## Records shown

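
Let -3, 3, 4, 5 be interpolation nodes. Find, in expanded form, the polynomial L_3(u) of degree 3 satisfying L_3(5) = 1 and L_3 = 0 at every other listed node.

L_3(u) = (1/16)u^3 - (1/4)u^2 - (9/16)u + 9/4

L_3(u) = (u + 3)(u - 3)(u - 4) / [(8)·(2)·(1)]
       = (u^3 - 4u^2 - 9u + 36) / (16)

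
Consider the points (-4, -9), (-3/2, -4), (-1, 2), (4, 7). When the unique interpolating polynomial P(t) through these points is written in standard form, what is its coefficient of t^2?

-1

L_0(t) = (t + 3/2)(t + 1)(t - 4) / [-60] = -(1/60)t^3 + (1/40)t^2 + (17/120)t + 1/10
L_1(t) = (t + 4)(t + 1)(t - 4) / [55/8] = (8/55)t^3 + (8/55)t^2 - (128/55)t - 128/55
L_2(t) = (t + 4)(t + 3/2)(t - 4) / [-15/2] = -(2/15)t^3 - (1/5)t^2 + (32/15)t + 16/5
L_3(t) = (t + 4)(t + 3/2)(t + 1) / [220] = (1/220)t^3 + (13/440)t^2 + (23/440)t + 3/110
P(t) = (-9)·L_0 + (-4)·L_1 + 2·L_2 + 7·L_3
Only the coefficient of t^2 is needed; take it from each L_i and combine:
(-9)·(1/40) + (-4)·(8/55) + 2·(-1/5) + 7·(13/440) = -1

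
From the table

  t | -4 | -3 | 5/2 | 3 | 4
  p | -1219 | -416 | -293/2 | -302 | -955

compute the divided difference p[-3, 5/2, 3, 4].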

## Requirement
Extract each entry in full, exactly as given.

## Exercise result
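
Let -3, 3, 4, 5 be interpolation nodes. Find, in expanded form, the polynomial L_3(u) of degree 3 satisfying L_3(5) = 1 and L_3 = 0 at every other listed node.

L_3(u) = (1/16)u^3 - (1/4)u^2 - (9/16)u + 9/4

L_3(u) = (u + 3)(u - 3)(u - 4) / [(8)·(2)·(1)]
       = (u^3 - 4u^2 - 9u + 36) / (16)

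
Consider the points (-4, -9), (-3/2, -4), (-1, 2), (4, 7). When the unique interpolating polynomial P(t) through these points is written in standard form, what is its coefficient of t^2?

-1

L_0(t) = (t + 3/2)(t + 1)(t - 4) / [-60] = -(1/60)t^3 + (1/40)t^2 + (17/120)t + 1/10
L_1(t) = (t + 4)(t + 1)(t - 4) / [55/8] = (8/55)t^3 + (8/55)t^2 - (128/55)t - 128/55
L_2(t) = (t + 4)(t + 3/2)(t - 4) / [-15/2] = -(2/15)t^3 - (1/5)t^2 + (32/15)t + 16/5
L_3(t) = (t + 4)(t + 3/2)(t + 1) / [220] = (1/220)t^3 + (13/440)t^2 + (23/440)t + 3/110
P(t) = (-9)·L_0 + (-4)·L_1 + 2·L_2 + 7·L_3
Only the coefficient of t^2 is needed; take it from each L_i and combine:
(-9)·(1/40) + (-4)·(8/55) + 2·(-1/5) + 7·(13/440) = -1

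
From the table

  t | -4 | -3 | 5/2 | 3 | 4
  p | -1219 | -416 | -293/2 | -302 | -955

compute the divided difference p[-3, 5/2, 3, 4].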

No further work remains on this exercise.